■ DIRECTIONS FOR THIS TASK: Beneath this line are the data; copy exactly the part of them that opens with the line containing "- CAD/MXN = 11.969" and closes with the line containing "- 1 SEK buys 0.144064 SGD", and only that part.

Segment Start: DATASET RECORDS

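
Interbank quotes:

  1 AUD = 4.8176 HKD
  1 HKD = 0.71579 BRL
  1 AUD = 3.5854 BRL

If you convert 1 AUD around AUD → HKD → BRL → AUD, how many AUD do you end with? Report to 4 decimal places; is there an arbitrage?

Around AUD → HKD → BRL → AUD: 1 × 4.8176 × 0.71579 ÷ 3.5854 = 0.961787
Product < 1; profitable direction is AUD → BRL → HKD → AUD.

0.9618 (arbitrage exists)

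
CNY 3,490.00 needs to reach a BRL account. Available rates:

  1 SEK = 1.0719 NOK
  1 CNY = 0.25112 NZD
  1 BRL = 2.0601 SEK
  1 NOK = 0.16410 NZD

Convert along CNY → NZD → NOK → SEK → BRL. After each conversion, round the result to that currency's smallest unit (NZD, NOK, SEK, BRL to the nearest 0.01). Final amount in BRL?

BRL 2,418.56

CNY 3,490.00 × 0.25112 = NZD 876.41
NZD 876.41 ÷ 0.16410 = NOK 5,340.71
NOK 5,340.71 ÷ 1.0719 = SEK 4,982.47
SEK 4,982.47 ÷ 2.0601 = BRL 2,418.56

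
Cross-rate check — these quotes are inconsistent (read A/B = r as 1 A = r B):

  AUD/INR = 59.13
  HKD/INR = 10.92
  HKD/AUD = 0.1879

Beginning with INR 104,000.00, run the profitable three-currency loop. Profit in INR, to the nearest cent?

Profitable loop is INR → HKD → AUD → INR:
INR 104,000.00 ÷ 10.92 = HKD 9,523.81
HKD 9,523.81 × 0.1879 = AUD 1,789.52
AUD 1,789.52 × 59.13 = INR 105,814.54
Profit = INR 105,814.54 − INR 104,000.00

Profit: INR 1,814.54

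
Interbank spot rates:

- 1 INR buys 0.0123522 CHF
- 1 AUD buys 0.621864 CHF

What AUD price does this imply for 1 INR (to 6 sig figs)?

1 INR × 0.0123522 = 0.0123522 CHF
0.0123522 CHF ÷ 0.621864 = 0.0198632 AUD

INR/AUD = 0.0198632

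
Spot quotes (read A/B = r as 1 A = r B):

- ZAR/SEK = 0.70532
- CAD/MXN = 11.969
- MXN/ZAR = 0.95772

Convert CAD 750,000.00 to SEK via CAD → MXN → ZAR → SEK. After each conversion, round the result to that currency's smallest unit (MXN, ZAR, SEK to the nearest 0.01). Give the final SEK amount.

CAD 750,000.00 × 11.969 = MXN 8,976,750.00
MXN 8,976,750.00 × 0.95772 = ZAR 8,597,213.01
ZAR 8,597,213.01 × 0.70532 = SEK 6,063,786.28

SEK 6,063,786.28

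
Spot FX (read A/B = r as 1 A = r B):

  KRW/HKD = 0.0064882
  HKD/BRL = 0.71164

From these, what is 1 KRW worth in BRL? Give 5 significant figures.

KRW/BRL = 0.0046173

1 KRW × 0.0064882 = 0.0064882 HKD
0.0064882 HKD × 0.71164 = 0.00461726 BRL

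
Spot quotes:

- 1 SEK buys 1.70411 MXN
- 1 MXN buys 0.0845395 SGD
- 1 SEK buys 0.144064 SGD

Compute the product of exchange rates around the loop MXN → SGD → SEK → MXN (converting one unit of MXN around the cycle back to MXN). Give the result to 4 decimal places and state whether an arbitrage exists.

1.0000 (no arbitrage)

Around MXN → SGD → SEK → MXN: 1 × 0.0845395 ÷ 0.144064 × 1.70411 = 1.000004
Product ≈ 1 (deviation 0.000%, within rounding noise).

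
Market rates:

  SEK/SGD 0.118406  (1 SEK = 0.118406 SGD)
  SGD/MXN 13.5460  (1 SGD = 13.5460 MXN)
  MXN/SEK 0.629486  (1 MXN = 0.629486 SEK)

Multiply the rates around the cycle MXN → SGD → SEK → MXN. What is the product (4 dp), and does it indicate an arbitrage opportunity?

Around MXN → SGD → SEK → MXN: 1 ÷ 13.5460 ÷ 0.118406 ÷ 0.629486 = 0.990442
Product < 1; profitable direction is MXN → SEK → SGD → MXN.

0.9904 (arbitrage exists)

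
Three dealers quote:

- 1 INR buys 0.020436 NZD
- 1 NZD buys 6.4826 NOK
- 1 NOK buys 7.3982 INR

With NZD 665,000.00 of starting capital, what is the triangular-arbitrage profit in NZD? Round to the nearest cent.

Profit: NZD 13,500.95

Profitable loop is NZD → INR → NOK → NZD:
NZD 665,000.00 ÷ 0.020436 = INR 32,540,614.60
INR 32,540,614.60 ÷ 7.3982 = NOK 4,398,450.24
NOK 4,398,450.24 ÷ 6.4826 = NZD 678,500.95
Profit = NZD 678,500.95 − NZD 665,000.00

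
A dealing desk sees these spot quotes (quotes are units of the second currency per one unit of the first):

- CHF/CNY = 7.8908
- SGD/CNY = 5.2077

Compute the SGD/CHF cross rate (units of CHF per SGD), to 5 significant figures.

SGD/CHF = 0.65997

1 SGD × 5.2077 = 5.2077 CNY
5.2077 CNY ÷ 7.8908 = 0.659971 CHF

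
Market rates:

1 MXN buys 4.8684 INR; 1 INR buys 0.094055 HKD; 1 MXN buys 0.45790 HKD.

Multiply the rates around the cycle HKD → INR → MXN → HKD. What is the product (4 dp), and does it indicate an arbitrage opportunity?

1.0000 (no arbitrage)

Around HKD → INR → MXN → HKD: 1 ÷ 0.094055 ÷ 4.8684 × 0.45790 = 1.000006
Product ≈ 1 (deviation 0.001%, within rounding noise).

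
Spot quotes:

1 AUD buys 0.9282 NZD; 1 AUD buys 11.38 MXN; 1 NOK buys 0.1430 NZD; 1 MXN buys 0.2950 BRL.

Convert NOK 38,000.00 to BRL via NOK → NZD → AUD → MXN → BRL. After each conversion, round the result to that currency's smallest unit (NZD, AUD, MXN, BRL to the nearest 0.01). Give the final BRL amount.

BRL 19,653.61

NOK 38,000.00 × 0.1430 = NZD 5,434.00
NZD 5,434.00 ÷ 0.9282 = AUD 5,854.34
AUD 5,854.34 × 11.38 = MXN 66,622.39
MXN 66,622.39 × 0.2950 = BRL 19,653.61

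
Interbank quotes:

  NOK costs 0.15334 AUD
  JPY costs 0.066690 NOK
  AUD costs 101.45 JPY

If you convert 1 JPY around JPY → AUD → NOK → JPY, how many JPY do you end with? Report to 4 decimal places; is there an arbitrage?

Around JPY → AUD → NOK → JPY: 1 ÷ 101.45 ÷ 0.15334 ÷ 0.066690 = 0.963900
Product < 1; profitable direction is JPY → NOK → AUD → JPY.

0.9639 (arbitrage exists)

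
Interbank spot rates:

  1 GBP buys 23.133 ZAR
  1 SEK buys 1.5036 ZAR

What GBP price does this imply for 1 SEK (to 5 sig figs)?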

Segment End: DATASET RECORDS

■ RESPONSE BOX:
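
- CAD/MXN = 11.969
- MXN/ZAR = 0.95772

Convert CAD 750,000.00 to SEK via CAD → MXN → ZAR → SEK. After each conversion, round the result to that currency's smallest unit (MXN, ZAR, SEK to the nearest 0.01). Give the final SEK amount.

CAD 750,000.00 × 11.969 = MXN 8,976,750.00
MXN 8,976,750.00 × 0.95772 = ZAR 8,597,213.01
ZAR 8,597,213.01 × 0.70532 = SEK 6,063,786.28

SEK 6,063,786.28

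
Spot FX (read A/B = r as 1 A = r B):

  KRW/HKD = 0.0064882
  HKD/BRL = 0.71164

From these, what is 1 KRW worth in BRL? Give 5 significant figures.

KRW/BRL = 0.0046173

1 KRW × 0.0064882 = 0.0064882 HKD
0.0064882 HKD × 0.71164 = 0.00461726 BRL

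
Spot quotes:

- 1 SEK buys 1.70411 MXN
- 1 MXN buys 0.0845395 SGD
- 1 SEK buys 0.144064 SGD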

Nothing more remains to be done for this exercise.